**YOUR GOAL**
An exact copy of every record is the required answer.

**Stored items**
···

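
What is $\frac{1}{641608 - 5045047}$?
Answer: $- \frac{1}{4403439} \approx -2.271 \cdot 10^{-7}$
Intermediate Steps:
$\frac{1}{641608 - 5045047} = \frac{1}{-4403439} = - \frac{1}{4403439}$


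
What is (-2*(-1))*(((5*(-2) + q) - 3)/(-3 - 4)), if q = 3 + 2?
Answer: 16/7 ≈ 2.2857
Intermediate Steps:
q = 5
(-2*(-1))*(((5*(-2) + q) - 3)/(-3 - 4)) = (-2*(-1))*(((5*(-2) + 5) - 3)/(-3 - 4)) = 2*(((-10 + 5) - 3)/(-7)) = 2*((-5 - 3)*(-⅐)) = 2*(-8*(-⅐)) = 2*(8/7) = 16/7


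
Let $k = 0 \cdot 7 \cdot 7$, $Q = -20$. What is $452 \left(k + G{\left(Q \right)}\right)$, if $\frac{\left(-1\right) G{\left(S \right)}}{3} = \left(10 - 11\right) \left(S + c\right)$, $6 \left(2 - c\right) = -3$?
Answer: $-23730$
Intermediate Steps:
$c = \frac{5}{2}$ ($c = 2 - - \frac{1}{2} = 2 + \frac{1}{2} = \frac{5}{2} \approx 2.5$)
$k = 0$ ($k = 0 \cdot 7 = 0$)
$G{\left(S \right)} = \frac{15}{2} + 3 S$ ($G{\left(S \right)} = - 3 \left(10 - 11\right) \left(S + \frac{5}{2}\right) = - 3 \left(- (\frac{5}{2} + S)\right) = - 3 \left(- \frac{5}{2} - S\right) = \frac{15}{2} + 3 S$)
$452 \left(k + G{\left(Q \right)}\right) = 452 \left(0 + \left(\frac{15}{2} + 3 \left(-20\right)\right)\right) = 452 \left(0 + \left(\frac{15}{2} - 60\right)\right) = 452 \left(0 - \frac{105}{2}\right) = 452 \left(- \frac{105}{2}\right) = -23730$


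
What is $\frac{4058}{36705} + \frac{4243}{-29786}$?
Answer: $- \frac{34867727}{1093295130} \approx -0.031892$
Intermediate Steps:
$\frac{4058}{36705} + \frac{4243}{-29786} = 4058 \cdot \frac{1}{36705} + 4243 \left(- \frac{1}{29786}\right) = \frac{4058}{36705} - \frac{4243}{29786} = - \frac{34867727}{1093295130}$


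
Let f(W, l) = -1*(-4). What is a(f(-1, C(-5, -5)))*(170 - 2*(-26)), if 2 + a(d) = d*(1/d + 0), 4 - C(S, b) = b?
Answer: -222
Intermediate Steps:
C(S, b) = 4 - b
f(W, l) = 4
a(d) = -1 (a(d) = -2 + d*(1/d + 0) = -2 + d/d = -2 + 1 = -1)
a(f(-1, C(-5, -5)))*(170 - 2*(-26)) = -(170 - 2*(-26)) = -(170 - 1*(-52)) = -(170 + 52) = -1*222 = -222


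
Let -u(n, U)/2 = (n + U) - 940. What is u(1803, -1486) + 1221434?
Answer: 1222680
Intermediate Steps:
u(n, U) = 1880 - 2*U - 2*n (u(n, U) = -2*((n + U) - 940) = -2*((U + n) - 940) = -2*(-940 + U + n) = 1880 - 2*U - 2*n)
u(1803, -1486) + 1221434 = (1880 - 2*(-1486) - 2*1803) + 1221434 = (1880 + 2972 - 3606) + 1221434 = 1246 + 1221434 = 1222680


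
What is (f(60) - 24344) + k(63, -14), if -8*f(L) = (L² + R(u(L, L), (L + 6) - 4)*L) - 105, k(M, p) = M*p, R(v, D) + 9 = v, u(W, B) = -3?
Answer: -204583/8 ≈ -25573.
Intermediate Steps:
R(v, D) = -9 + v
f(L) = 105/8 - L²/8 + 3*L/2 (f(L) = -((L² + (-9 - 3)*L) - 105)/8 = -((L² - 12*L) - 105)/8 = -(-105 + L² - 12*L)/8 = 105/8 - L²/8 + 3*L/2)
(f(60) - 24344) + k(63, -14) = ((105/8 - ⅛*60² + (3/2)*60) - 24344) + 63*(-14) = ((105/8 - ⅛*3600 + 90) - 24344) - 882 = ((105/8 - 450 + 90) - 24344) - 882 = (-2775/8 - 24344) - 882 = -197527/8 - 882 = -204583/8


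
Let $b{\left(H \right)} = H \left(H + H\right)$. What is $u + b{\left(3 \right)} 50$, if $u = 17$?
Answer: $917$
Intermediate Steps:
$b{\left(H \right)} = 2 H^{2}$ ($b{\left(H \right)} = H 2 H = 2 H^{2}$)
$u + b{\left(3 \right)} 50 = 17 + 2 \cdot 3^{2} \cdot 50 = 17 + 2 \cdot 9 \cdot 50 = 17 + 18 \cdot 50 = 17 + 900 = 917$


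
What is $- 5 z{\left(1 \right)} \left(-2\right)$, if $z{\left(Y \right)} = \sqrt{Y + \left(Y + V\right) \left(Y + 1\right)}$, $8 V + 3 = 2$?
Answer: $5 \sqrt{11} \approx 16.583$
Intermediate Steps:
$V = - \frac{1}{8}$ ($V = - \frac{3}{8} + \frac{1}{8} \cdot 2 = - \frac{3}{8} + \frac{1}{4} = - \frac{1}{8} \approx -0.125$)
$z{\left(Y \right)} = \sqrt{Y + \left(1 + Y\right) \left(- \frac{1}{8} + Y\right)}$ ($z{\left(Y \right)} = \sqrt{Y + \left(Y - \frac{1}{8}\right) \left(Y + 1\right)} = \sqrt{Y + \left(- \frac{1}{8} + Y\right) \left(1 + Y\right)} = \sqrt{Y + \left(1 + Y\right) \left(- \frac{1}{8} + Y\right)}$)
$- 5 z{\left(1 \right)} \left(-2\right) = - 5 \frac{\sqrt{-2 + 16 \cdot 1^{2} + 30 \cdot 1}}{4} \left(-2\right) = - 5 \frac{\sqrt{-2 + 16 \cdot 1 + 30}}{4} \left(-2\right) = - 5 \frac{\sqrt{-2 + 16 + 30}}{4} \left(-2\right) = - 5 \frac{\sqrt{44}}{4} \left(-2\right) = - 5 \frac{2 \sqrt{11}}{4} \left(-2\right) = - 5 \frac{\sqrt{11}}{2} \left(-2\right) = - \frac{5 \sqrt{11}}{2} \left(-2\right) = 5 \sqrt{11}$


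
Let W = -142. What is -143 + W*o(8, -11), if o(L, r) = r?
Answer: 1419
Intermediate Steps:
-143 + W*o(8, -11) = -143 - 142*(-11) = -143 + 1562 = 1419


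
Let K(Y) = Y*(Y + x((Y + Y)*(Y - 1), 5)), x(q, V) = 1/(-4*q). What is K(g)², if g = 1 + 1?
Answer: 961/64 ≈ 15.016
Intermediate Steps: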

···

**TASK ANSWER**
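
What is $\frac{1}{641608 - 5045047}$?
Answer: $- \frac{1}{4403439} \approx -2.271 \cdot 10^{-7}$
Intermediate Steps:
$\frac{1}{641608 - 5045047} = \frac{1}{-4403439} = - \frac{1}{4403439}$


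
What is (-2*(-1))*(((5*(-2) + q) - 3)/(-3 - 4)), if q = 3 + 2?
Answer: 16/7 ≈ 2.2857
Intermediate Steps:
q = 5
(-2*(-1))*(((5*(-2) + q) - 3)/(-3 - 4)) = (-2*(-1))*(((5*(-2) + 5) - 3)/(-3 - 4)) = 2*(((-10 + 5) - 3)/(-7)) = 2*((-5 - 3)*(-⅐)) = 2*(-8*(-⅐)) = 2*(8/7) = 16/7


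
Let $k = 0 \cdot 7 \cdot 7$, $Q = -20$. What is $452 \left(k + G{\left(Q \right)}\right)$, if $\frac{\left(-1\right) G{\left(S \right)}}{3} = \left(10 - 11\right) \left(S + c\right)$, $6 \left(2 - c\right) = -3$?
Answer: $-23730$
Intermediate Steps:
$c = \frac{5}{2}$ ($c = 2 - - \frac{1}{2} = 2 + \frac{1}{2} = \frac{5}{2} \approx 2.5$)
$k = 0$ ($k = 0 \cdot 7 = 0$)
$G{\left(S \right)} = \frac{15}{2} + 3 S$ ($G{\left(S \right)} = - 3 \left(10 - 11\right) \left(S + \frac{5}{2}\right) = - 3 \left(- (\frac{5}{2} + S)\right) = - 3 \left(- \frac{5}{2} - S\right) = \frac{15}{2} + 3 S$)
$452 \left(k + G{\left(Q \right)}\right) = 452 \left(0 + \left(\frac{15}{2} + 3 \left(-20\right)\right)\right) = 452 \left(0 + \left(\frac{15}{2} - 60\right)\right) = 452 \left(0 - \frac{105}{2}\right) = 452 \left(- \frac{105}{2}\right) = -23730$


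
What is $\frac{4058}{36705} + \frac{4243}{-29786}$?
Answer: $- \frac{34867727}{1093295130} \approx -0.031892$
Intermediate Steps:
$\frac{4058}{36705} + \frac{4243}{-29786} = 4058 \cdot \frac{1}{36705} + 4243 \left(- \frac{1}{29786}\right) = \frac{4058}{36705} - \frac{4243}{29786} = - \frac{34867727}{1093295130}$


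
Let f(W, l) = -1*(-4). What is a(f(-1, C(-5, -5)))*(170 - 2*(-26)), if 2 + a(d) = d*(1/d + 0), 4 - C(S, b) = b?
Answer: -222
Intermediate Steps:
C(S, b) = 4 - b
f(W, l) = 4
a(d) = -1 (a(d) = -2 + d*(1/d + 0) = -2 + d/d = -2 + 1 = -1)
a(f(-1, C(-5, -5)))*(170 - 2*(-26)) = -(170 - 2*(-26)) = -(170 - 1*(-52)) = -(170 + 52) = -1*222 = -222


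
Let -u(n, U)/2 = (n + U) - 940. What is u(1803, -1486) + 1221434?
Answer: 1222680
Intermediate Steps:
u(n, U) = 1880 - 2*U - 2*n (u(n, U) = -2*((n + U) - 940) = -2*((U + n) - 940) = -2*(-940 + U + n) = 1880 - 2*U - 2*n)
u(1803, -1486) + 1221434 = (1880 - 2*(-1486) - 2*1803) + 1221434 = (1880 + 2972 - 3606) + 1221434 = 1246 + 1221434 = 1222680


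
What is (f(60) - 24344) + k(63, -14), if -8*f(L) = (L² + R(u(L, L), (L + 6) - 4)*L) - 105, k(M, p) = M*p, R(v, D) + 9 = v, u(W, B) = -3?
Answer: -204583/8 ≈ -25573.
Intermediate Steps:
R(v, D) = -9 + v
f(L) = 105/8 - L²/8 + 3*L/2 (f(L) = -((L² + (-9 - 3)*L) - 105)/8 = -((L² - 12*L) - 105)/8 = -(-105 + L² - 12*L)/8 = 105/8 - L²/8 + 3*L/2)
(f(60) - 24344) + k(63, -14) = ((105/8 - ⅛*60² + (3/2)*60) - 24344) + 63*(-14) = ((105/8 - ⅛*3600 + 90) - 24344) - 882 = ((105/8 - 450 + 90) - 24344) - 882 = (-2775/8 - 24344) - 882 = -197527/8 - 882 = -204583/8


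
Let $b{\left(H \right)} = H \left(H + H\right)$. What is $u + b{\left(3 \right)} 50$, if $u = 17$?
Answer: $917$
Intermediate Steps:
$b{\left(H \right)} = 2 H^{2}$ ($b{\left(H \right)} = H 2 H = 2 H^{2}$)
$u + b{\left(3 \right)} 50 = 17 + 2 \cdot 3^{2} \cdot 50 = 17 + 2 \cdot 9 \cdot 50 = 17 + 18 \cdot 50 = 17 + 900 = 917$


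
What is $- 5 z{\left(1 \right)} \left(-2\right)$, if $z{\left(Y \right)} = \sqrt{Y + \left(Y + V\right) \left(Y + 1\right)}$, $8 V + 3 = 2$?
Answer: $5 \sqrt{11} \approx 16.583$
Intermediate Steps:
$V = - \frac{1}{8}$ ($V = - \frac{3}{8} + \frac{1}{8} \cdot 2 = - \frac{3}{8} + \frac{1}{4} = - \frac{1}{8} \approx -0.125$)
$z{\left(Y \right)} = \sqrt{Y + \left(1 + Y\right) \left(- \frac{1}{8} + Y\right)}$ ($z{\left(Y \right)} = \sqrt{Y + \left(Y - \frac{1}{8}\right) \left(Y + 1\right)} = \sqrt{Y + \left(- \frac{1}{8} + Y\right) \left(1 + Y\right)} = \sqrt{Y + \left(1 + Y\right) \left(- \frac{1}{8} + Y\right)}$)
$- 5 z{\left(1 \right)} \left(-2\right) = - 5 \frac{\sqrt{-2 + 16 \cdot 1^{2} + 30 \cdot 1}}{4} \left(-2\right) = - 5 \frac{\sqrt{-2 + 16 \cdot 1 + 30}}{4} \left(-2\right) = - 5 \frac{\sqrt{-2 + 16 + 30}}{4} \left(-2\right) = - 5 \frac{\sqrt{44}}{4} \left(-2\right) = - 5 \frac{2 \sqrt{11}}{4} \left(-2\right) = - 5 \frac{\sqrt{11}}{2} \left(-2\right) = - \frac{5 \sqrt{11}}{2} \left(-2\right) = 5 \sqrt{11}$


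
Let W = -142. What is -143 + W*o(8, -11), if o(L, r) = r?
Answer: 1419
Intermediate Steps:
-143 + W*o(8, -11) = -143 - 142*(-11) = -143 + 1562 = 1419


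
Let K(Y) = Y*(Y + x((Y + Y)*(Y - 1), 5)), x(q, V) = 1/(-4*q). What is K(g)², if g = 1 + 1?
Answer: 961/64 ≈ 15.016
Intermediate Steps: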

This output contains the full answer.